Extracted entries:
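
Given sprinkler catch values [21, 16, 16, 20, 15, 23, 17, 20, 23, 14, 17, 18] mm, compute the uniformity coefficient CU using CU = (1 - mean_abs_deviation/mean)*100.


mean = 18.333333 mm
MAD = 2.555556 mm
CU = (1 - 2.555556/18.333333)*100

86.0606 %


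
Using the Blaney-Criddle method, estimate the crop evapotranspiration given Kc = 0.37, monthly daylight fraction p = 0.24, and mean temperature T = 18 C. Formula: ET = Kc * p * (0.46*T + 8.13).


ET = Kc * p * (0.46*T + 8.13)
ET = 0.37 * 0.24 * (0.46*18 + 8.13)
ET = 0.37 * 0.24 * 16.4100

1.4572 mm/day


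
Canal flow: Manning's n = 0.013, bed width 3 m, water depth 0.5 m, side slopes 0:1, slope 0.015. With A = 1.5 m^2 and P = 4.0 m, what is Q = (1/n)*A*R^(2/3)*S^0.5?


R = A/P = 1.5/4.0 = 0.375000
Q = (1/0.013) * 1.5 * 0.375000^(2/3) * 0.015^0.5

7.3488 m^3/s


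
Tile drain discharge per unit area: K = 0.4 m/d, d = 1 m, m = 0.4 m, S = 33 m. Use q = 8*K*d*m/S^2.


q = 8*K*d*m/S^2
q = 8*0.4*1*0.4/33^2
q = 1.2800 / 1089

0.0012 m/d


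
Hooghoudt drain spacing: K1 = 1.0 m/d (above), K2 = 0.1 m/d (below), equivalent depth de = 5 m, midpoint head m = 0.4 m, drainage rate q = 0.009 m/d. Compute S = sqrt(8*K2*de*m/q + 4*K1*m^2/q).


S^2 = 8*K2*de*m/q + 4*K1*m^2/q
S^2 = 8*0.1*5*0.4/0.009 + 4*1.0*0.4^2/0.009
S = sqrt(248.8889)

15.7762 m


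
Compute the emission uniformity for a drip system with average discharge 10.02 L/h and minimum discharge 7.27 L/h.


EU = (q_min/q_avg)*100 = (7.27/10.02)*100 = 72.5549%

72.5549 %


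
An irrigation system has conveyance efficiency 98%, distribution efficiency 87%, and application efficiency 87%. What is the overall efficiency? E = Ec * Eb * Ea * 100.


Ec = 0.98, Eb = 0.87, Ea = 0.87
E = 0.98 * 0.87 * 0.87 * 100 = 74.1762%

74.1762 %


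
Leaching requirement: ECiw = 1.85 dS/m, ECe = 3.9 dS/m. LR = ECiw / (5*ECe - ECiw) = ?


LR = ECiw / (5*ECe - ECiw)
LR = 1.85 / (5*3.9 - 1.85)
LR = 1.85 / 17.6500

0.1048


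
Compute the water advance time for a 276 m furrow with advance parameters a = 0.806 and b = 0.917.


t = (L/a)^(1/b)
t = (276/0.806)^(1/0.917)
t = 342.431762^(1/0.917)

580.7441 min


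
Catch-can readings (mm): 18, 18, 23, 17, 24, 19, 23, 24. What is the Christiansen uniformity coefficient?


mean = 20.750000 mm
MAD = 2.750000 mm
CU = (1 - 2.750000/20.750000)*100

86.7470 %


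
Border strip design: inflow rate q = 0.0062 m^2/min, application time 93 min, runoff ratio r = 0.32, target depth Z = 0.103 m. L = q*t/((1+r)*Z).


L = q*t/((1+r)*Z)
L = 0.0062*93/((1+0.32)*0.103)
L = 0.5766/0.13596

4.2410 m


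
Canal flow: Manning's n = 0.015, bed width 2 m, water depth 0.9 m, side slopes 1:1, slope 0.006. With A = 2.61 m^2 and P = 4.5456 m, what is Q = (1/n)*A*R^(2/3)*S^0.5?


R = A/P = 2.61/4.5456 = 0.574182
Q = (1/0.015) * 2.61 * 0.574182^(2/3) * 0.006^0.5

9.3109 m^3/s


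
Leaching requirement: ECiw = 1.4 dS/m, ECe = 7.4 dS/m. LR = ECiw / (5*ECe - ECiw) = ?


LR = ECiw / (5*ECe - ECiw)
LR = 1.4 / (5*7.4 - 1.4)
LR = 1.4 / 35.6000

0.0393


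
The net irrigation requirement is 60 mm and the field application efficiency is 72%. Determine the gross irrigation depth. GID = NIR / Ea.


Ea = 72% = 0.72
GID = NIR / Ea = 60 / 0.72 = 83.3333 mm

83.3333 mm


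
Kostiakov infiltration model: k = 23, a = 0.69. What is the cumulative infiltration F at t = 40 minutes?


F = k * t^a = 23 * 40^0.69
F = 23 * 12.747394

293.1901 mm


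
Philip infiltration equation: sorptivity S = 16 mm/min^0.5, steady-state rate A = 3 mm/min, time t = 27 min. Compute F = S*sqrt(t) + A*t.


F = S*sqrt(t) + A*t
F = 16*sqrt(27) + 3*27
F = 16*5.196152 + 81

164.1384 mm


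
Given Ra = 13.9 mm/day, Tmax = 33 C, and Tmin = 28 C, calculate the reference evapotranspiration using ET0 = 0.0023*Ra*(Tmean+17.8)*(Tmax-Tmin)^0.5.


Tmean = (Tmax + Tmin)/2 = (33 + 28)/2 = 30.5
ET0 = 0.0023 * 13.9 * (30.5 + 17.8) * sqrt(33 - 28)
ET0 = 0.0023 * 13.9 * 48.3 * 2.236068

3.4528 mm/day


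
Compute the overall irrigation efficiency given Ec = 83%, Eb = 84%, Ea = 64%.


Ec = 0.83, Eb = 0.84, Ea = 0.64
E = 0.83 * 0.84 * 0.64 * 100 = 44.6208%

44.6208 %


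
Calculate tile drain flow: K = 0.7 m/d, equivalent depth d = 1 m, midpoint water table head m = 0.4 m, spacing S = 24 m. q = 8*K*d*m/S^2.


q = 8*K*d*m/S^2
q = 8*0.7*1*0.4/24^2
q = 2.2400 / 576

0.0039 m/d


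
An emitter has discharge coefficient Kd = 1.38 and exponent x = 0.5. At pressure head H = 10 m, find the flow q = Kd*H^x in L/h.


q = Kd * H^x = 1.38 * 10^0.5 = 1.38 * 3.162278

4.3639 L/h


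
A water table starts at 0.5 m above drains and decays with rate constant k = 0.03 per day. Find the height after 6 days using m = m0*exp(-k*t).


m = m0 * exp(-k*t)
m = 0.5 * exp(-0.03 * 6)
m = 0.5 * exp(-0.1800)

0.4176 m


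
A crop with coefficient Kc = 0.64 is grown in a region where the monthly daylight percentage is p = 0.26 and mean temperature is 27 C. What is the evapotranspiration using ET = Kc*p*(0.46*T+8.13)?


ET = Kc * p * (0.46*T + 8.13)
ET = 0.64 * 0.26 * (0.46*27 + 8.13)
ET = 0.64 * 0.26 * 20.5500

3.4195 mm/day


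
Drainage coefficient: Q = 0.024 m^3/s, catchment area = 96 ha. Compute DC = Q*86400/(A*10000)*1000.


DC = Q * 86400 / (A * 10000) * 1000
DC = 0.024 * 86400 / (96 * 10000) * 1000
DC = 2073600.0000 / 960000

2.1600 mm/day


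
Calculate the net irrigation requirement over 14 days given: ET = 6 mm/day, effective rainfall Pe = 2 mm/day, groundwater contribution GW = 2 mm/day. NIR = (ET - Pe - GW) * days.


Daily deficit = ET - Pe - GW = 6 - 2 - 2 = 2 mm/day
NIR = 2 * 14 = 28 mm

28.0000 mm


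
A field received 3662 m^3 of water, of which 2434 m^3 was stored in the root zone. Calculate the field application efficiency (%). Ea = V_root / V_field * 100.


Ea = V_root / V_field * 100 = 2434 / 3662 * 100 = 66.4664%

66.4664 %


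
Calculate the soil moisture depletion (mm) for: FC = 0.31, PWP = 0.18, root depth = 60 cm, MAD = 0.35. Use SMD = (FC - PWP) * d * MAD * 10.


SMD = (FC - PWP) * d * MAD * 10
SMD = (0.31 - 0.18) * 60 * 0.35 * 10
SMD = 0.1300 * 60 * 0.35 * 10

27.3000 mm


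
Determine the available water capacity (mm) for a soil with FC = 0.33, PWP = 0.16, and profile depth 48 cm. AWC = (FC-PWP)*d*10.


AWC = (FC - PWP) * d * 10
AWC = (0.33 - 0.16) * 48 * 10
AWC = 0.1700 * 48 * 10

81.6000 mm


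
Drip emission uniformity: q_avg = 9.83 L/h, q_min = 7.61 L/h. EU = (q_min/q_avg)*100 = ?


EU = (q_min/q_avg)*100 = (7.61/9.83)*100 = 77.4161%

77.4161 %


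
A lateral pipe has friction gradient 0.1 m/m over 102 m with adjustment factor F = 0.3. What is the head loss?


hf = J * L * F = 0.1 * 102 * 0.3 = 3.0600 m

3.0600 m


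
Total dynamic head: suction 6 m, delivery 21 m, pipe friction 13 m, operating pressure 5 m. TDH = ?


TDH = Hs + Hd + hf + Hp = 6 + 21 + 13 + 5 = 45

45 m


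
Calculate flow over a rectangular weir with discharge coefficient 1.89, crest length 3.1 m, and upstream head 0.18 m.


Q = C * L * H^(3/2) = 1.89 * 3.1 * 0.18^1.5 = 1.89 * 3.1 * 0.076368

0.4474 m^3/s


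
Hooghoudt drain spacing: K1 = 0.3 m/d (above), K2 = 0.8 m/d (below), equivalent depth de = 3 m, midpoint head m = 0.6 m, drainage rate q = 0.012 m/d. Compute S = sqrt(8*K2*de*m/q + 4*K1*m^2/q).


S^2 = 8*K2*de*m/q + 4*K1*m^2/q
S^2 = 8*0.8*3*0.6/0.012 + 4*0.3*0.6^2/0.012
S = sqrt(996.0000)

31.5595 m


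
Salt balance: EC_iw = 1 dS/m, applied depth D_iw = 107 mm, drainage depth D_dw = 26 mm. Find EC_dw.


EC_dw = EC_iw * D_iw / D_dw
EC_dw = 1 * 107 / 26
EC_dw = 107 / 26

4.1154 dS/m


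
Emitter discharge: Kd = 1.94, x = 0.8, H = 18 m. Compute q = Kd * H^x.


q = Kd * H^x = 1.94 * 18^0.8 = 1.94 * 10.097596

19.5893 L/h


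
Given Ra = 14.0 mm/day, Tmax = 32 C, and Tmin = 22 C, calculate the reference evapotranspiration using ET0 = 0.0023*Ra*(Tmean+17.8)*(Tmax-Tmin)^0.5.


Tmean = (Tmax + Tmin)/2 = (32 + 22)/2 = 27.0
ET0 = 0.0023 * 14.0 * (27.0 + 17.8) * sqrt(32 - 22)
ET0 = 0.0023 * 14.0 * 44.8 * 3.162278

4.5618 mm/day


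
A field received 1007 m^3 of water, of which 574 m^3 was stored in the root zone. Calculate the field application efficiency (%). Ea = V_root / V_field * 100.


Ea = V_root / V_field * 100 = 574 / 1007 * 100 = 57.0010%

57.0010 %


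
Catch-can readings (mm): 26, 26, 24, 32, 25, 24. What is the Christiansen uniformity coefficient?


mean = 26.166667 mm
MAD = 1.944444 mm
CU = (1 - 1.944444/26.166667)*100

92.5690 %


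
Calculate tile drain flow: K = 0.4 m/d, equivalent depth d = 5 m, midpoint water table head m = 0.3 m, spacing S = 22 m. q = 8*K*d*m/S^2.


q = 8*K*d*m/S^2
q = 8*0.4*5*0.3/22^2
q = 4.8000 / 484

0.0099 m/d


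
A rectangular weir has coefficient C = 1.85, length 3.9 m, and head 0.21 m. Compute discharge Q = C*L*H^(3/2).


Q = C * L * H^(3/2) = 1.85 * 3.9 * 0.21^1.5 = 1.85 * 3.9 * 0.096234

0.6943 m^3/s


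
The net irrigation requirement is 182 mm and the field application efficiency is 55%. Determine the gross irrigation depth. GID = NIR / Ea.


Ea = 55% = 0.55
GID = NIR / Ea = 182 / 0.55 = 330.9091 mm

330.9091 mm


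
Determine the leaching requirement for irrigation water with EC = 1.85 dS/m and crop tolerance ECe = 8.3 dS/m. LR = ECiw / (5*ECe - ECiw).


LR = ECiw / (5*ECe - ECiw)
LR = 1.85 / (5*8.3 - 1.85)
LR = 1.85 / 39.6500

0.0467


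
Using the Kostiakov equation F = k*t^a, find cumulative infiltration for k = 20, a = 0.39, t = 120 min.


F = k * t^a = 20 * 120^0.39
F = 20 * 6.469649

129.3930 mm


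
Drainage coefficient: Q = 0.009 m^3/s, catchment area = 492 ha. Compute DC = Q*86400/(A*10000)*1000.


DC = Q * 86400 / (A * 10000) * 1000
DC = 0.009 * 86400 / (492 * 10000) * 1000
DC = 777600.0000 / 4920000

0.1580 mm/day


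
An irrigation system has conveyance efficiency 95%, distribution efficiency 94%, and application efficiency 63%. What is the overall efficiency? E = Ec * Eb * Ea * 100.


Ec = 0.95, Eb = 0.94, Ea = 0.63
E = 0.95 * 0.94 * 0.63 * 100 = 56.2590%

56.2590 %


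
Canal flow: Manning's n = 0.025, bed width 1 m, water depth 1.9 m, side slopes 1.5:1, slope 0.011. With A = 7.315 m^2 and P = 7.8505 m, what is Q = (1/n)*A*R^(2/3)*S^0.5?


R = A/P = 7.315/7.8505 = 0.931788
Q = (1/0.025) * 7.315 * 0.931788^(2/3) * 0.011^0.5

29.2762 m^3/s


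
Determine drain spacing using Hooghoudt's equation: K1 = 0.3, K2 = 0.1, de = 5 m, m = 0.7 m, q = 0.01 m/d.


S^2 = 8*K2*de*m/q + 4*K1*m^2/q
S^2 = 8*0.1*5*0.7/0.01 + 4*0.3*0.7^2/0.01
S = sqrt(338.8000)

18.4065 m


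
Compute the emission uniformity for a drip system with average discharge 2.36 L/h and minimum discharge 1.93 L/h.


EU = (q_min/q_avg)*100 = (1.93/2.36)*100 = 81.7797%

81.7797 %


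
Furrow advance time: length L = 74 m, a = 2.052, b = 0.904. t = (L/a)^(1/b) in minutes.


t = (L/a)^(1/b)
t = (74/2.052)^(1/0.904)
t = 36.062378^(1/0.904)

52.7722 min


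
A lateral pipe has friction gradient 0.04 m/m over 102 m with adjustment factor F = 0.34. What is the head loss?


hf = J * L * F = 0.04 * 102 * 0.34 = 1.3872 m

1.3872 m


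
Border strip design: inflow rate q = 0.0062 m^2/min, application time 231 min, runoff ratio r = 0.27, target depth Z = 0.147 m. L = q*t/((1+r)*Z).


L = q*t/((1+r)*Z)
L = 0.0062*231/((1+0.27)*0.147)
L = 1.4322/0.18669

7.6715 m


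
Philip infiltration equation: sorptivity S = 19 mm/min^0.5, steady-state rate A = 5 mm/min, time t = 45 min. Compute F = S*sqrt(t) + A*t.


F = S*sqrt(t) + A*t
F = 19*sqrt(45) + 5*45
F = 19*6.708204 + 225

352.4559 mm


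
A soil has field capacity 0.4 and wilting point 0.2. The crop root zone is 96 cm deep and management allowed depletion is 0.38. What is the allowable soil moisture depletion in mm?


SMD = (FC - PWP) * d * MAD * 10
SMD = (0.4 - 0.2) * 96 * 0.38 * 10
SMD = 0.2000 * 96 * 0.38 * 10

72.9600 mm


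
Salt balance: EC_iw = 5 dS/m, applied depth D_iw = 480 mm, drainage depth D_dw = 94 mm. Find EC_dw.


EC_dw = EC_iw * D_iw / D_dw
EC_dw = 5 * 480 / 94
EC_dw = 2400 / 94

25.5319 dS/m


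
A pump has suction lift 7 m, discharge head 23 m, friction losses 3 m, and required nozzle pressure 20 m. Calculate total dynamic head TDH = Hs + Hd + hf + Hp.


TDH = Hs + Hd + hf + Hp = 7 + 23 + 3 + 20 = 53

53 m


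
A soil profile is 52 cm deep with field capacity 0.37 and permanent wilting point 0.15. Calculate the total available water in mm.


AWC = (FC - PWP) * d * 10
AWC = (0.37 - 0.15) * 52 * 10
AWC = 0.2200 * 52 * 10

114.4000 mm


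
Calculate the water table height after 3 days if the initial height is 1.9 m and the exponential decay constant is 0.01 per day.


m = m0 * exp(-k*t)
m = 1.9 * exp(-0.01 * 3)
m = 1.9 * exp(-0.0300)

1.8438 m


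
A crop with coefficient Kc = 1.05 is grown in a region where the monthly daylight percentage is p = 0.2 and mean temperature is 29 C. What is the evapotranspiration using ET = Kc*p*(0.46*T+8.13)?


ET = Kc * p * (0.46*T + 8.13)
ET = 1.05 * 0.2 * (0.46*29 + 8.13)
ET = 1.05 * 0.2 * 21.4700

4.5087 mm/day


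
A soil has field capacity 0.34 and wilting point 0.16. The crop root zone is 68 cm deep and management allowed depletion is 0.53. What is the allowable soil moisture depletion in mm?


SMD = (FC - PWP) * d * MAD * 10
SMD = (0.34 - 0.16) * 68 * 0.53 * 10
SMD = 0.1800 * 68 * 0.53 * 10

64.8720 mm


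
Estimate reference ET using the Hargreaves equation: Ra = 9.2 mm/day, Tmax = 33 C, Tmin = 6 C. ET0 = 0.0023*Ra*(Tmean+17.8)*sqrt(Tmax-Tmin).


Tmean = (Tmax + Tmin)/2 = (33 + 6)/2 = 19.5
ET0 = 0.0023 * 9.2 * (19.5 + 17.8) * sqrt(33 - 6)
ET0 = 0.0023 * 9.2 * 37.3 * 5.196152

4.1012 mm/day


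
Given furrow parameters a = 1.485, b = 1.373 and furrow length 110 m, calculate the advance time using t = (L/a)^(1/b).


t = (L/a)^(1/b)
t = (110/1.485)^(1/1.373)
t = 74.074074^(1/1.373)

23.0005 min


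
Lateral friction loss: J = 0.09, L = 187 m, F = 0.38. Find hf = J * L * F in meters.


hf = J * L * F = 0.09 * 187 * 0.38 = 6.3954 m

6.3954 m


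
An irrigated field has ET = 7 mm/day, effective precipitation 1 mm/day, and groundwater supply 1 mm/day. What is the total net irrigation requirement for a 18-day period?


Daily deficit = ET - Pe - GW = 7 - 1 - 1 = 5 mm/day
NIR = 5 * 18 = 90 mm

90.0000 mm


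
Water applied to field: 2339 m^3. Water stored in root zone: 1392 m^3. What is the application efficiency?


Ea = V_root / V_field * 100 = 1392 / 2339 * 100 = 59.5126%

59.5126 %


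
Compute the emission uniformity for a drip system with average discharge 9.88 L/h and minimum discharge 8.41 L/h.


EU = (q_min/q_avg)*100 = (8.41/9.88)*100 = 85.1215%

85.1215 %


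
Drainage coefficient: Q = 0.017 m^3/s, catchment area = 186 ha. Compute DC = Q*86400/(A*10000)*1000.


DC = Q * 86400 / (A * 10000) * 1000
DC = 0.017 * 86400 / (186 * 10000) * 1000
DC = 1468800.0000 / 1860000

0.7897 mm/day


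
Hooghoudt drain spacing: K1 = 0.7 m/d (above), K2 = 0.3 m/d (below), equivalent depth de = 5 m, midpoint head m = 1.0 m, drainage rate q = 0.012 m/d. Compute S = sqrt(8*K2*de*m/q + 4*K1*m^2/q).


S^2 = 8*K2*de*m/q + 4*K1*m^2/q
S^2 = 8*0.3*5*1.0/0.012 + 4*0.7*1.0^2/0.012
S = sqrt(1233.3333)

35.1188 m


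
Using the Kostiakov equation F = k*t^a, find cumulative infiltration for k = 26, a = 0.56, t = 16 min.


F = k * t^a = 26 * 16^0.56
F = 26 * 4.723971

122.8232 mm


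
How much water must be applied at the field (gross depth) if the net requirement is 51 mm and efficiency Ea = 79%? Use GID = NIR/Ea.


Ea = 79% = 0.79
GID = NIR / Ea = 51 / 0.79 = 64.5570 mm

64.5570 mm


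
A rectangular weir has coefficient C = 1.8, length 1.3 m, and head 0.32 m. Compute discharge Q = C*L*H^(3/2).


Q = C * L * H^(3/2) = 1.8 * 1.3 * 0.32^1.5 = 1.8 * 1.3 * 0.181019

0.4236 m^3/s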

Problem:
The lines you need run from the one containing "Hooghoudt drain spacing: K1 = 0.7" to the end of the listing. Output exactly those, both ends included.

Your solution:
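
Hooghoudt drain spacing: K1 = 0.7 m/d (above), K2 = 0.3 m/d (below), equivalent depth de = 5 m, midpoint head m = 1.0 m, drainage rate q = 0.012 m/d. Compute S = sqrt(8*K2*de*m/q + 4*K1*m^2/q).


S^2 = 8*K2*de*m/q + 4*K1*m^2/q
S^2 = 8*0.3*5*1.0/0.012 + 4*0.7*1.0^2/0.012
S = sqrt(1233.3333)

35.1188 m


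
Using the Kostiakov equation F = k*t^a, find cumulative infiltration for k = 26, a = 0.56, t = 16 min.


F = k * t^a = 26 * 16^0.56
F = 26 * 4.723971

122.8232 mm


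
How much water must be applied at the field (gross depth) if the net requirement is 51 mm and efficiency Ea = 79%? Use GID = NIR/Ea.


Ea = 79% = 0.79
GID = NIR / Ea = 51 / 0.79 = 64.5570 mm

64.5570 mm


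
A rectangular weir has coefficient C = 1.8, length 1.3 m, and head 0.32 m. Compute discharge Q = C*L*H^(3/2).


Q = C * L * H^(3/2) = 1.8 * 1.3 * 0.32^1.5 = 1.8 * 1.3 * 0.181019

0.4236 m^3/s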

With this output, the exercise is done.